> [Work instructions]: Please reproduce the listing in its entirety, exactly as shown.

> [Data supplied]:
= = = =
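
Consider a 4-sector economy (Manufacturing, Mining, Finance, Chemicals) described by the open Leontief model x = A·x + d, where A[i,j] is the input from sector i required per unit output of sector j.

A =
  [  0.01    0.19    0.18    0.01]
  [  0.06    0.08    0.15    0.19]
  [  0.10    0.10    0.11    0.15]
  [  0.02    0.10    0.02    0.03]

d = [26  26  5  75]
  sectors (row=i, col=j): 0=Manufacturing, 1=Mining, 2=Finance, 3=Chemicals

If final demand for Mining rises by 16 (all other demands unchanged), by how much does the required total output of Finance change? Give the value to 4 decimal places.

2.8932

Form M = I − A:
  [  0.99   -0.19   -0.18   -0.01]
  [ -0.06    0.92   -0.15   -0.19]
  [ -0.10   -0.10    0.89   -0.15]
  [ -0.02   -0.10   -0.02    0.97]
Leontief inverse L = M⁻¹:
  [  1.0538    0.2568    0.2587    0.1012]
  [  0.0979    1.1597    0.2212    0.2624]
  [  0.1352    0.1808    1.1864    0.2203]
  [  0.0346    0.1286    0.0526    1.0646]
Total output x = L · d:
  x_0 = 1.0538·26 + 0.2568·26 + 0.2587·5 + 0.1012·75 = 42.9556
  x_1 = 0.0979·26 + 1.1597·26 + 0.2212·5 + 0.2624·75 = 53.4833
  x_2 = 0.1352·26 + 0.1808·26 + 1.1864·5 + 0.2203·75 = 30.6703
  x_3 = 0.0346·26 + 0.1286·26 + 0.0526·5 + 1.0646·75 = 84.3514
Δx_2 = L[2,1] · Δd_1 = 0.1808 · 16 = 2.8932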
= = = =
> [Response box]:
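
Consider a 4-sector economy (Manufacturing, Mining, Finance, Chemicals) described by the open Leontief model x = A·x + d, where A[i,j] is the input from sector i required per unit output of sector j.

A =
  [  0.01    0.19    0.18    0.01]
  [  0.06    0.08    0.15    0.19]
  [  0.10    0.10    0.11    0.15]
  [  0.02    0.10    0.02    0.03]

d = [26  26  5  75]
  sectors (row=i, col=j): 0=Manufacturing, 1=Mining, 2=Finance, 3=Chemicals

If final demand for Mining rises by 16 (all other demands unchanged), by how much does the required total output of Finance change? Give the value to 4 decimal places.

2.8932

Form M = I − A:
  [  0.99   -0.19   -0.18   -0.01]
  [ -0.06    0.92   -0.15   -0.19]
  [ -0.10   -0.10    0.89   -0.15]
  [ -0.02   -0.10   -0.02    0.97]
Leontief inverse L = M⁻¹:
  [  1.0538    0.2568    0.2587    0.1012]
  [  0.0979    1.1597    0.2212    0.2624]
  [  0.1352    0.1808    1.1864    0.2203]
  [  0.0346    0.1286    0.0526    1.0646]
Total output x = L · d:
  x_0 = 1.0538·26 + 0.2568·26 + 0.2587·5 + 0.1012·75 = 42.9556
  x_1 = 0.0979·26 + 1.1597·26 + 0.2212·5 + 0.2624·75 = 53.4833
  x_2 = 0.1352·26 + 0.1808·26 + 1.1864·5 + 0.2203·75 = 30.6703
  x_3 = 0.0346·26 + 0.1286·26 + 0.0526·5 + 1.0646·75 = 84.3514
Δx_2 = L[2,1] · Δd_1 = 0.1808 · 16 = 2.8932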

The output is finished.